» **The problem**:
Could you output only the lines from the one containing "A helical spring (d = 6.8" through the last line of the data, both included?

Dataset entries

........

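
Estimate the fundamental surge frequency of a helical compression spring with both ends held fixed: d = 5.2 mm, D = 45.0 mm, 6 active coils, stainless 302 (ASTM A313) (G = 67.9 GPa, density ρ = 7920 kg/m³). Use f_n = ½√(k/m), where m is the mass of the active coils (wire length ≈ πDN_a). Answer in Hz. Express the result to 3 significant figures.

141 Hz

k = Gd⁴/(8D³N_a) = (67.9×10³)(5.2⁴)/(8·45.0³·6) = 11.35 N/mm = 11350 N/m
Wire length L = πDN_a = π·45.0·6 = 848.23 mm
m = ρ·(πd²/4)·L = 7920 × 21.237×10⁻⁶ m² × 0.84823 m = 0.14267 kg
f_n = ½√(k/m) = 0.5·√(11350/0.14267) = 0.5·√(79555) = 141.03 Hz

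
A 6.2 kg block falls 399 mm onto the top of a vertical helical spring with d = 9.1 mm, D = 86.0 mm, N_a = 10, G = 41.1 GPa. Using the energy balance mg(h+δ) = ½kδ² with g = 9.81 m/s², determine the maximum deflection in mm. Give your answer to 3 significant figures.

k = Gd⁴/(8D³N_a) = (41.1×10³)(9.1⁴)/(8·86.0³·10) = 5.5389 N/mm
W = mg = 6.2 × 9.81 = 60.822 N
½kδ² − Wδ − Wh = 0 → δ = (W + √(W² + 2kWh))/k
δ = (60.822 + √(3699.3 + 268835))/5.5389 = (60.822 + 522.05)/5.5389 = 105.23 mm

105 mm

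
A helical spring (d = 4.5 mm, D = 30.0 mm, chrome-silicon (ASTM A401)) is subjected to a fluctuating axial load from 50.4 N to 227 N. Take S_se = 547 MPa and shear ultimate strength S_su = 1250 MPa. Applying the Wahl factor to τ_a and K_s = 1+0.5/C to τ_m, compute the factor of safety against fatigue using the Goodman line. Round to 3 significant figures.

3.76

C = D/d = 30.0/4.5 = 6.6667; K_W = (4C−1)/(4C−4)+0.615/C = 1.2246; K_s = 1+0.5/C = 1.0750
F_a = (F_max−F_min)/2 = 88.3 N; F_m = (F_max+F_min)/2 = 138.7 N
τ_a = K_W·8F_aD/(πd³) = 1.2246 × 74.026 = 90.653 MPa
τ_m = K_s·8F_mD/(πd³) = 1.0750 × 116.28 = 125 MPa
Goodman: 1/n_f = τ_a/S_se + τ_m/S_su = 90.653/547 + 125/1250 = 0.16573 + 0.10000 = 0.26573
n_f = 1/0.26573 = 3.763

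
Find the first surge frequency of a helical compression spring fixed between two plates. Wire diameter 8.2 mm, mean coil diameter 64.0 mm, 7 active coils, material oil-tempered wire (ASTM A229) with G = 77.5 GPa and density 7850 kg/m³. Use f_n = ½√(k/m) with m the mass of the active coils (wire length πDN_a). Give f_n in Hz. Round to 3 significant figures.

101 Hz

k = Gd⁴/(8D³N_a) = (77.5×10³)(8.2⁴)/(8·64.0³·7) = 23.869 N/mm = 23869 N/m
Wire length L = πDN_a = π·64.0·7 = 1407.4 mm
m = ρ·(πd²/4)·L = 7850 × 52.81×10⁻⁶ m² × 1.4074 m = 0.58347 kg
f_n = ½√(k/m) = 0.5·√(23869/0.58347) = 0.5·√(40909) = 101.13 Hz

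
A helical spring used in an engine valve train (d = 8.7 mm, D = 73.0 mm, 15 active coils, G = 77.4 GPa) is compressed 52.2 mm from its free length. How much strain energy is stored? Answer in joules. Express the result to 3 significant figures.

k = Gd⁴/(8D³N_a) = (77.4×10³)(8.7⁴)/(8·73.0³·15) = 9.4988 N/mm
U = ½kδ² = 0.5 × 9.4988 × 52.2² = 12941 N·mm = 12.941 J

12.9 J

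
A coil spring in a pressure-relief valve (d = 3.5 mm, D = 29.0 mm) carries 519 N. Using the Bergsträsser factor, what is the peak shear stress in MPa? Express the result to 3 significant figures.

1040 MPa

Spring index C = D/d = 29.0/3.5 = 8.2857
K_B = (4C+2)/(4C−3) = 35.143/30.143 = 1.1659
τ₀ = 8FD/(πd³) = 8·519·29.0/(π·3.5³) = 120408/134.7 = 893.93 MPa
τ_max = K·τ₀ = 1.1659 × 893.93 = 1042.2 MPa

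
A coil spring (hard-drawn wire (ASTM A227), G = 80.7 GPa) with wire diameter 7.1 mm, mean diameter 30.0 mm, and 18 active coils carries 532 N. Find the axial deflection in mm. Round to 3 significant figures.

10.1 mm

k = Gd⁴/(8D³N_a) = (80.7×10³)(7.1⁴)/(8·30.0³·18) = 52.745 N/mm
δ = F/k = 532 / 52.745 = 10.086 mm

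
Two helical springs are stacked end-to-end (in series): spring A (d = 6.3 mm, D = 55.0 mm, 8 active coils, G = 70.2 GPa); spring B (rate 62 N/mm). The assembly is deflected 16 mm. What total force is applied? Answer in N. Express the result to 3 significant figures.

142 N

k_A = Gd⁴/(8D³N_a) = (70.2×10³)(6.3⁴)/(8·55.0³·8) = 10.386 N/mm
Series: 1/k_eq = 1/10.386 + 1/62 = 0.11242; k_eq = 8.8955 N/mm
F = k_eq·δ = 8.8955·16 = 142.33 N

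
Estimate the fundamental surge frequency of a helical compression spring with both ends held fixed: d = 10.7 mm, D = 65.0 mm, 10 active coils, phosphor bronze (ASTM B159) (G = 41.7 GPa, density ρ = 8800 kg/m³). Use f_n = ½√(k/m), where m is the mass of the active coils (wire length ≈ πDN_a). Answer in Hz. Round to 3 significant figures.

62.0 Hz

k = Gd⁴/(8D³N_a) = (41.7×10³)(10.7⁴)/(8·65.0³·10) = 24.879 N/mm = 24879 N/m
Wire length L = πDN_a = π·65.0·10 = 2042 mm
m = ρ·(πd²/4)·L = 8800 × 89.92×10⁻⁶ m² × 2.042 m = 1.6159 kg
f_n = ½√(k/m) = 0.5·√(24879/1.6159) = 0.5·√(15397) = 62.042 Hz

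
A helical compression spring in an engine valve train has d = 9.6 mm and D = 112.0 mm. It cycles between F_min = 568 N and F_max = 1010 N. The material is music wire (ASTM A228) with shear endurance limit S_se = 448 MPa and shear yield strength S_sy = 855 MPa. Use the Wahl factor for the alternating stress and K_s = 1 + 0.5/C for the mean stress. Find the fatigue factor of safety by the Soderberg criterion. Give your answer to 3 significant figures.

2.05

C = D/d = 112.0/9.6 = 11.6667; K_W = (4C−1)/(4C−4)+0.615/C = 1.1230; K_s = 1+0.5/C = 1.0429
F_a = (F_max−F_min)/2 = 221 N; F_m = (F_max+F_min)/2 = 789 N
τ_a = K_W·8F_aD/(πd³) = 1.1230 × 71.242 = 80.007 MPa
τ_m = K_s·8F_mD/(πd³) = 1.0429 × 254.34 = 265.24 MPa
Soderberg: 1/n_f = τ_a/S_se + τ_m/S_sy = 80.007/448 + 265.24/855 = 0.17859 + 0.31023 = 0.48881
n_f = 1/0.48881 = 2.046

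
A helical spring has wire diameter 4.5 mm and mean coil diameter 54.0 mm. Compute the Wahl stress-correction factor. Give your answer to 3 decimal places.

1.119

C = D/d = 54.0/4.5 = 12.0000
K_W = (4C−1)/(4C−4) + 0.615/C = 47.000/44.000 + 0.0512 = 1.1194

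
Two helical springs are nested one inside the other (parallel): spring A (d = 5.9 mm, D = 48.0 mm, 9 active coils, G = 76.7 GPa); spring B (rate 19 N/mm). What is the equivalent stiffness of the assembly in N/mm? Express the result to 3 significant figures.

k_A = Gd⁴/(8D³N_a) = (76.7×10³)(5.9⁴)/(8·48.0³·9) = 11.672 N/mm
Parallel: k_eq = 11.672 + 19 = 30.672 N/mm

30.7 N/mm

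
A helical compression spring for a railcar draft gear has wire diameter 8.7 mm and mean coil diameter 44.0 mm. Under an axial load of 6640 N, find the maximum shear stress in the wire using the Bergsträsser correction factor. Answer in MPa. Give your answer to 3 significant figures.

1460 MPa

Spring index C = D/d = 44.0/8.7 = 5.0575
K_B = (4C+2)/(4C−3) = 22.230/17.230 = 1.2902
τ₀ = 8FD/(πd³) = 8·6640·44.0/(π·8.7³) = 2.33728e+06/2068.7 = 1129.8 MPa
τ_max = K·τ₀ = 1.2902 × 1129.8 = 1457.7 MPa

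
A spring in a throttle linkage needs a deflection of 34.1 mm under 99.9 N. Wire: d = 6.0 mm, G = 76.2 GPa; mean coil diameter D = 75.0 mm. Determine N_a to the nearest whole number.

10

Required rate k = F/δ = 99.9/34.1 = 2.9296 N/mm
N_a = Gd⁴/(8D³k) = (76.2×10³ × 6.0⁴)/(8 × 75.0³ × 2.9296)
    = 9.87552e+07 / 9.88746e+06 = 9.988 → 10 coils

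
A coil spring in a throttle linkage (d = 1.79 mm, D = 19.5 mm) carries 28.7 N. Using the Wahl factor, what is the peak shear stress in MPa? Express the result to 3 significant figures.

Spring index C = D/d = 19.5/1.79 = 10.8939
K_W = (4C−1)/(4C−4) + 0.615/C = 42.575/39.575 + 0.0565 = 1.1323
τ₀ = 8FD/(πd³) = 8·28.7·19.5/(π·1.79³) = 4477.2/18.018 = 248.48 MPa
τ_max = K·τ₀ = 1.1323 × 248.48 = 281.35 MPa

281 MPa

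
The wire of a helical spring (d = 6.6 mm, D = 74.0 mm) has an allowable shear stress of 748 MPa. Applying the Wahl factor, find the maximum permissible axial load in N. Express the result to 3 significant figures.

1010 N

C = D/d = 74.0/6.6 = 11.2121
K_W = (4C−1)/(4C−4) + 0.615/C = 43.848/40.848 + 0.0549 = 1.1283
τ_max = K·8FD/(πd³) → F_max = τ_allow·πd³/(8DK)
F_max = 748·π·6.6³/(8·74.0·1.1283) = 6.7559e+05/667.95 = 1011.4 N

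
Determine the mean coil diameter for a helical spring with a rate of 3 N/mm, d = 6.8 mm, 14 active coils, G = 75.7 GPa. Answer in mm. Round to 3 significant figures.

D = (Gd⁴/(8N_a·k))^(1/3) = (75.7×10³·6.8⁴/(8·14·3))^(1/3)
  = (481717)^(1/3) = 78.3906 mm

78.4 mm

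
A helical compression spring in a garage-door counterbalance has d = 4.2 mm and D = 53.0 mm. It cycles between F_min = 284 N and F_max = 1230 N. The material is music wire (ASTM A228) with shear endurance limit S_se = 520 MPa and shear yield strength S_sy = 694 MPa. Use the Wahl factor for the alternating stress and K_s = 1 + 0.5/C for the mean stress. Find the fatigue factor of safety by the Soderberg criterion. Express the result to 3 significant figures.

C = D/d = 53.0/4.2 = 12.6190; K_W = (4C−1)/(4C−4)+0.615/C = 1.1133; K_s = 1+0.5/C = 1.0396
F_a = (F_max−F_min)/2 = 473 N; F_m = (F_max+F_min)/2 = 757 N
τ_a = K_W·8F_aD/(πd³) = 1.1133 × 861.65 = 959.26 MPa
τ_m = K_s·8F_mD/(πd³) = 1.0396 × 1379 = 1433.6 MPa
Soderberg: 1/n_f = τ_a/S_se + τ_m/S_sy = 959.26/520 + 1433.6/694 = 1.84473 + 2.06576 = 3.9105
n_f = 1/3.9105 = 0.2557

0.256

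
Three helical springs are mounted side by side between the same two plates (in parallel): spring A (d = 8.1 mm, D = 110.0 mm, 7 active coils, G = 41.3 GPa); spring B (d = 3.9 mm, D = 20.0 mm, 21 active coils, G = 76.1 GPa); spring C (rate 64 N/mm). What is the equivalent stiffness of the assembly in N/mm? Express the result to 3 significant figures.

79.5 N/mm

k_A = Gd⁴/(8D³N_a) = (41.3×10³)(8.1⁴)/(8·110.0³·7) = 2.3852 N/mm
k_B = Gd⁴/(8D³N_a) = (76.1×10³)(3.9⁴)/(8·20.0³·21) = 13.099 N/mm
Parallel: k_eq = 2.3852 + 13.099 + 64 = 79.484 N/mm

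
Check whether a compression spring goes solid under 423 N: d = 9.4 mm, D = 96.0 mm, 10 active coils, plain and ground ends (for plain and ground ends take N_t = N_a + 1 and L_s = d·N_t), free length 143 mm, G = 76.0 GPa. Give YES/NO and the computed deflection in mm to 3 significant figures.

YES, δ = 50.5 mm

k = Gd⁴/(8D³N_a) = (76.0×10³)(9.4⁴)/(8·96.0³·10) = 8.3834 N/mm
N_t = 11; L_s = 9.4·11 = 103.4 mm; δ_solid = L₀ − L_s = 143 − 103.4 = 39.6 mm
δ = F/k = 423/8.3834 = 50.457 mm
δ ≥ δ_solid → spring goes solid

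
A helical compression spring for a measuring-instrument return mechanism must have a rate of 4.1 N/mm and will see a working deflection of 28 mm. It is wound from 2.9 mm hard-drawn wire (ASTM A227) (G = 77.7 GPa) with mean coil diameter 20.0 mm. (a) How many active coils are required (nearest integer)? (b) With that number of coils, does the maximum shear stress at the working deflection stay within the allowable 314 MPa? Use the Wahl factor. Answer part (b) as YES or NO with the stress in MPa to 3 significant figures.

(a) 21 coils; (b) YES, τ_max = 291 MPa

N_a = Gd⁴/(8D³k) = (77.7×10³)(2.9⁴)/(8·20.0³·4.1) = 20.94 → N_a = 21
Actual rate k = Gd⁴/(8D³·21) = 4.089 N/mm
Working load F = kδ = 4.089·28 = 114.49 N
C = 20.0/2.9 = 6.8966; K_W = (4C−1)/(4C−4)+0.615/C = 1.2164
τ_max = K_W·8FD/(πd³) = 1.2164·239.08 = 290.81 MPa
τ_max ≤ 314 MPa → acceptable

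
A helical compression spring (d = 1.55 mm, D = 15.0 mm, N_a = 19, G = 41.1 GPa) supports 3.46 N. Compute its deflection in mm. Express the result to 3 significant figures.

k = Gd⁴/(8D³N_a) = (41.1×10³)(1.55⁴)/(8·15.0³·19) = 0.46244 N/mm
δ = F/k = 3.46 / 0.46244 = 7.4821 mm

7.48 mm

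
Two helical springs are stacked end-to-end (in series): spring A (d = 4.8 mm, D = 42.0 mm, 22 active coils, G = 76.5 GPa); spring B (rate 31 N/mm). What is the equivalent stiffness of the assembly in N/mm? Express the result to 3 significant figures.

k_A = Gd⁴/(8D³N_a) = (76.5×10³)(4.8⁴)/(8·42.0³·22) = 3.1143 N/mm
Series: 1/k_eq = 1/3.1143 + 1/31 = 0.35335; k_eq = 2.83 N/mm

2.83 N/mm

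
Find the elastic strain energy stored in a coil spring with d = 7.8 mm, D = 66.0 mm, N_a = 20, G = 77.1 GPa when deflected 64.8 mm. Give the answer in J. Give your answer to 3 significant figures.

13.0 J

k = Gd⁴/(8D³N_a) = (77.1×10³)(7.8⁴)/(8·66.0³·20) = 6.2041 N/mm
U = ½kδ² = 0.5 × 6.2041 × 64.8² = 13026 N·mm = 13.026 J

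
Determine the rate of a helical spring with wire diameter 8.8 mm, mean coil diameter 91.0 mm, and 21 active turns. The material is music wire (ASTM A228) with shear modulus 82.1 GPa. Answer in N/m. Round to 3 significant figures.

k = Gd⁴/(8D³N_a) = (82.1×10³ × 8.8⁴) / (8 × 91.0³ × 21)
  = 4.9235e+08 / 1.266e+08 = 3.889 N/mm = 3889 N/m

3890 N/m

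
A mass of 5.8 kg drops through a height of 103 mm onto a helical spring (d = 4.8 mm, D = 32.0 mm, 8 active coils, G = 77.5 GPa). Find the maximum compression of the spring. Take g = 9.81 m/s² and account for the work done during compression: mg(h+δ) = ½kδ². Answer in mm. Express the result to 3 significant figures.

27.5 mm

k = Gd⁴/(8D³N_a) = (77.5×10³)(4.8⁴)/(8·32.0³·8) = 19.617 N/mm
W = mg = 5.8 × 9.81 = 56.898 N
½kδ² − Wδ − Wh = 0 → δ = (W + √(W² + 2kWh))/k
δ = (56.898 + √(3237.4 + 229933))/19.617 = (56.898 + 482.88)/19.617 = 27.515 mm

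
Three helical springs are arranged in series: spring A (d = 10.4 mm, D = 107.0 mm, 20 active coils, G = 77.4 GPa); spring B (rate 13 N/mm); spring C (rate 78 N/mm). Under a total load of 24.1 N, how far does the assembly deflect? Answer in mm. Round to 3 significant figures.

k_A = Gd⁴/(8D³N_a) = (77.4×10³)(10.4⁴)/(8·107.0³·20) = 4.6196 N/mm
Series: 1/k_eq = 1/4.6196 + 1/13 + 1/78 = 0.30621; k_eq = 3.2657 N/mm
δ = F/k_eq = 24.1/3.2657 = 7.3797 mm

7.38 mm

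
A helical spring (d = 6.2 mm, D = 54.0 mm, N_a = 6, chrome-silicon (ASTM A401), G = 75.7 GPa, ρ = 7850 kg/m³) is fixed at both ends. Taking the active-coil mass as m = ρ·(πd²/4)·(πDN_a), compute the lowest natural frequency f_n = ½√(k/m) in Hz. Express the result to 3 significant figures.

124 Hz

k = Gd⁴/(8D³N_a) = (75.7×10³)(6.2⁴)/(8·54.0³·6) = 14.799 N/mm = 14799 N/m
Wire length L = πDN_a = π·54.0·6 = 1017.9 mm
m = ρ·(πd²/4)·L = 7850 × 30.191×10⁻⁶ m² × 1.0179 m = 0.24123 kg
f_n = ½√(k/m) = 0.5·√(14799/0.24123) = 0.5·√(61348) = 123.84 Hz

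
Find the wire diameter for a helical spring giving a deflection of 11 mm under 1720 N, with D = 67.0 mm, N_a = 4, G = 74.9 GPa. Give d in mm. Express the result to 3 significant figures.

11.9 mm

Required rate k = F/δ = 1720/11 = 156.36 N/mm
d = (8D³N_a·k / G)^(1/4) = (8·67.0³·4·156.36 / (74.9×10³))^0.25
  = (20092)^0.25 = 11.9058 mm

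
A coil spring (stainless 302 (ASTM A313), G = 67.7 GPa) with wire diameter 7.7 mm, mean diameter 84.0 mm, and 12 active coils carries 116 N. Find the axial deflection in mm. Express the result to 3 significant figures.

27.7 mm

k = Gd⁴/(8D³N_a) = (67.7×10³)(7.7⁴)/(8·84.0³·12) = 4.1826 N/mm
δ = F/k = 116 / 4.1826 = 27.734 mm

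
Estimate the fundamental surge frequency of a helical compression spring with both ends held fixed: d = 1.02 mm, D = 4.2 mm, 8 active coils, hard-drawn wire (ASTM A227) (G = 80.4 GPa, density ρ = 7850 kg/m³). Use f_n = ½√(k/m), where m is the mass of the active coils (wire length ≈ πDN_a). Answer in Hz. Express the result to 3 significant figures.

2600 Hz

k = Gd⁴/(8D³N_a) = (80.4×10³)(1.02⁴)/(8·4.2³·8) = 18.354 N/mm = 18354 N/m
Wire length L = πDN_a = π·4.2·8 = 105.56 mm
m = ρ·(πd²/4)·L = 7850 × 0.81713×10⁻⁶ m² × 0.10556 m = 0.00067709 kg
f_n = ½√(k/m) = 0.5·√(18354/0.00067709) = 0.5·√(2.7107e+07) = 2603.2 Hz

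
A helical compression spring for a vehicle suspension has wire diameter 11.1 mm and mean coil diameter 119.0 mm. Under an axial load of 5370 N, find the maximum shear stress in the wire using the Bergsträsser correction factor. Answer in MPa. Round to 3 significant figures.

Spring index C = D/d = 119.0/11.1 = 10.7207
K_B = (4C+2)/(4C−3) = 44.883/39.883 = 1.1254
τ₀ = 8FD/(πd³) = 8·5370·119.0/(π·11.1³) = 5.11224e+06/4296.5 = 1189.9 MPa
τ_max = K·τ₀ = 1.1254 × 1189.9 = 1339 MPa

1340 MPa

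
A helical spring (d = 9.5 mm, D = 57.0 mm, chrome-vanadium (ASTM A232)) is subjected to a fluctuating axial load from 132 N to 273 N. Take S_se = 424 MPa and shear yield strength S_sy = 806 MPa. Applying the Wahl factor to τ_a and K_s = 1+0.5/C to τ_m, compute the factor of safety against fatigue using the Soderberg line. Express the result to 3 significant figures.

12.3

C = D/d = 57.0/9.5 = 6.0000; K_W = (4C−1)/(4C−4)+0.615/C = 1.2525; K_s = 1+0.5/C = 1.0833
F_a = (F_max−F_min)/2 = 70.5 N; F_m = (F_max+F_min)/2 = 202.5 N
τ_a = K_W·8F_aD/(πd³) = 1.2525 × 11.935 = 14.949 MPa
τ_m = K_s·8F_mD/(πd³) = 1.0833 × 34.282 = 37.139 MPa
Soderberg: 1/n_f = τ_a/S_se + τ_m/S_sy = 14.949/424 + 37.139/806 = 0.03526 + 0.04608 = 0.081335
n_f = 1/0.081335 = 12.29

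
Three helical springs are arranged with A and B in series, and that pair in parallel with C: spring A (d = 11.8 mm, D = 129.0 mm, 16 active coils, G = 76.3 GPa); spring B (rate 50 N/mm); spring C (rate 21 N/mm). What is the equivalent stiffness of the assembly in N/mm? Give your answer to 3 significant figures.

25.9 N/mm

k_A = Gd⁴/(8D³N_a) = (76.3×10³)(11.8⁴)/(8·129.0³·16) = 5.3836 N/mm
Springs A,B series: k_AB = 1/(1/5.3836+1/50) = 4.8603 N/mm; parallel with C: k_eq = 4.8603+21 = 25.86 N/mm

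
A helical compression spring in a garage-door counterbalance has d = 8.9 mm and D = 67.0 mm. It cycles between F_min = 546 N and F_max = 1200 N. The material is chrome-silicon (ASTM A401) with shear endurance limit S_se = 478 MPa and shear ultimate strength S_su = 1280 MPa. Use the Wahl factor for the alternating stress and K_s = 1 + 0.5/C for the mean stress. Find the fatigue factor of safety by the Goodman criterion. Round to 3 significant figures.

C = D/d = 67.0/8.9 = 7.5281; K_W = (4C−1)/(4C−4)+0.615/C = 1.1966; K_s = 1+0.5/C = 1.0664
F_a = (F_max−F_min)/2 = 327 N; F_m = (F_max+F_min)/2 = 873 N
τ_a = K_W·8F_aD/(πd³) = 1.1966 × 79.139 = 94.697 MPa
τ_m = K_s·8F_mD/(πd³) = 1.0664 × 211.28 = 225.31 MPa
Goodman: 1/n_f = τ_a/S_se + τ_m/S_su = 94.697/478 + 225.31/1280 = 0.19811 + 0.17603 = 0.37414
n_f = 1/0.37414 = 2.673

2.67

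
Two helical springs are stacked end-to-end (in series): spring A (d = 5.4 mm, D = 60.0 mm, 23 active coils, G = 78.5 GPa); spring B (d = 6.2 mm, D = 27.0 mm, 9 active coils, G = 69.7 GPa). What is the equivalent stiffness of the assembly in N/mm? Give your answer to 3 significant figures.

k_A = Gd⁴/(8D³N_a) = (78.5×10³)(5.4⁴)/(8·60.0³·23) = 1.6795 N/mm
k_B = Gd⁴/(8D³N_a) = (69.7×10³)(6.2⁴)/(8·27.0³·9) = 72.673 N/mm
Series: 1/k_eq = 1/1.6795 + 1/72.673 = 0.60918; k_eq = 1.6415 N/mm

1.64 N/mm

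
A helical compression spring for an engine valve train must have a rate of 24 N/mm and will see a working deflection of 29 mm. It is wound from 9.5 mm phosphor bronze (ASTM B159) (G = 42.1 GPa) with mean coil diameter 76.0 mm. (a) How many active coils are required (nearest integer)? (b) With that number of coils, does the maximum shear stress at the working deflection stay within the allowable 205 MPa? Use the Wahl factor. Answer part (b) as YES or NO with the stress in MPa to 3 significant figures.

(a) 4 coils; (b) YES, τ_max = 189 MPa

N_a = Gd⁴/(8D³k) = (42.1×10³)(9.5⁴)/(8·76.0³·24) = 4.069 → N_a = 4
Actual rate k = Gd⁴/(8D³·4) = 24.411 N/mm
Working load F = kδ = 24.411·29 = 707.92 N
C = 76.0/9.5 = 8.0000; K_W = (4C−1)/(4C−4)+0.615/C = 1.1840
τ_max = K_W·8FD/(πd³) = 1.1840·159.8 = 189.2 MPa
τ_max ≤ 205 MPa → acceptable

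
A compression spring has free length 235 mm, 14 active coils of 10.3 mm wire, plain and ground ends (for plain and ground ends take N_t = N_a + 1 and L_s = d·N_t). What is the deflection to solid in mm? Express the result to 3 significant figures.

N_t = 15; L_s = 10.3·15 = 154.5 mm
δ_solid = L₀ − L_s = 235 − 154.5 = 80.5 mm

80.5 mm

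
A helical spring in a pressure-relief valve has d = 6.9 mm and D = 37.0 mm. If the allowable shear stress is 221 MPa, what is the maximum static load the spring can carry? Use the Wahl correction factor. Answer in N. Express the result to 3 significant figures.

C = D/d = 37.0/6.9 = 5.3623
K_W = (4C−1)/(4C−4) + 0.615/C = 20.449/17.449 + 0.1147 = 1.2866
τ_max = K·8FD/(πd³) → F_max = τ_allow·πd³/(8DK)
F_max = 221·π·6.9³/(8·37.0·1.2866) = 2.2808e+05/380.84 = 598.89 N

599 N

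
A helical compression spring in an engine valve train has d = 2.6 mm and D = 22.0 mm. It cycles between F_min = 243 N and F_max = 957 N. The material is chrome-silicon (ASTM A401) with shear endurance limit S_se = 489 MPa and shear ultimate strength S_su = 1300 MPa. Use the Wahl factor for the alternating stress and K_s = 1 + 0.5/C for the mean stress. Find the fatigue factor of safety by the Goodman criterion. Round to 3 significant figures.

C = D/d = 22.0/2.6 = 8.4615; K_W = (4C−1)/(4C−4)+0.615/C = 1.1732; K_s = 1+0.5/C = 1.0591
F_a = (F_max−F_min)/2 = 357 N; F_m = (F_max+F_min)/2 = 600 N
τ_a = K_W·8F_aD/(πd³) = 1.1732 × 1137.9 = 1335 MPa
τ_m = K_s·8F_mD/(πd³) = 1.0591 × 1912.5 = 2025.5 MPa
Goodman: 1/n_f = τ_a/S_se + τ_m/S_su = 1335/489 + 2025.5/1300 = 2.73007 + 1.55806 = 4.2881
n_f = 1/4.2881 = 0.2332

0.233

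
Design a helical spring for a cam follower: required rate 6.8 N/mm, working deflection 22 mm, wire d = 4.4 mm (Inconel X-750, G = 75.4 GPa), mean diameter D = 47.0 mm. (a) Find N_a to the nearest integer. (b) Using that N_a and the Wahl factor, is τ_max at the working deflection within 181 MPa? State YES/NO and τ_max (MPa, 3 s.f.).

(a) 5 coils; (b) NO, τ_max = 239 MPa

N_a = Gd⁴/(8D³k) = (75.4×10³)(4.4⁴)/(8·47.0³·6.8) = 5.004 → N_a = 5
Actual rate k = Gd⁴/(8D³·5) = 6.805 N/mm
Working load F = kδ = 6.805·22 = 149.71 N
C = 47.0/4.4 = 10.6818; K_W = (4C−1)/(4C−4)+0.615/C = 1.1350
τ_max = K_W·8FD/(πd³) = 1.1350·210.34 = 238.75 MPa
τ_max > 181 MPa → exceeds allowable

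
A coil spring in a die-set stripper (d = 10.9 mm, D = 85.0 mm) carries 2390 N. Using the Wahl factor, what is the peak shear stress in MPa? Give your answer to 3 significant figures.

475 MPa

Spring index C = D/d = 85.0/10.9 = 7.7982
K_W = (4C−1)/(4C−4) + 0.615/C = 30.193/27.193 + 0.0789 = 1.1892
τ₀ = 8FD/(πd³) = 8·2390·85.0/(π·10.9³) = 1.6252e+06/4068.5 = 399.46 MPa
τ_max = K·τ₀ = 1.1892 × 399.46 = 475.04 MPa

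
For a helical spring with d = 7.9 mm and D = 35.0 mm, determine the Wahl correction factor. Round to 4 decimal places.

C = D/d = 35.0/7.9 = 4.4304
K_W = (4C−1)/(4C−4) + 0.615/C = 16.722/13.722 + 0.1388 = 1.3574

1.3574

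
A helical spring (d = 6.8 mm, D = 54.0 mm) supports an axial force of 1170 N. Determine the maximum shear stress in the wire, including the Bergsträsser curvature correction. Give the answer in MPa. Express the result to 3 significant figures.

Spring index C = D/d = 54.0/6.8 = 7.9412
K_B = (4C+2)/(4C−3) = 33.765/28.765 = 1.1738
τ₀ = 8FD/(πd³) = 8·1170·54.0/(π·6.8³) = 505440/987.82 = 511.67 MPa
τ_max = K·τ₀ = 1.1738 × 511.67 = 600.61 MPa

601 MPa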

........

» **Solution below**:
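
A helical spring (d = 6.8 mm, D = 54.0 mm) supports an axial force of 1170 N. Determine the maximum shear stress in the wire, including the Bergsträsser curvature correction. Give the answer in MPa. Express the result to 3 significant figures.

Spring index C = D/d = 54.0/6.8 = 7.9412
K_B = (4C+2)/(4C−3) = 33.765/28.765 = 1.1738
τ₀ = 8FD/(πd³) = 8·1170·54.0/(π·6.8³) = 505440/987.82 = 511.67 MPa
τ_max = K·τ₀ = 1.1738 × 511.67 = 600.61 MPa

601 MPa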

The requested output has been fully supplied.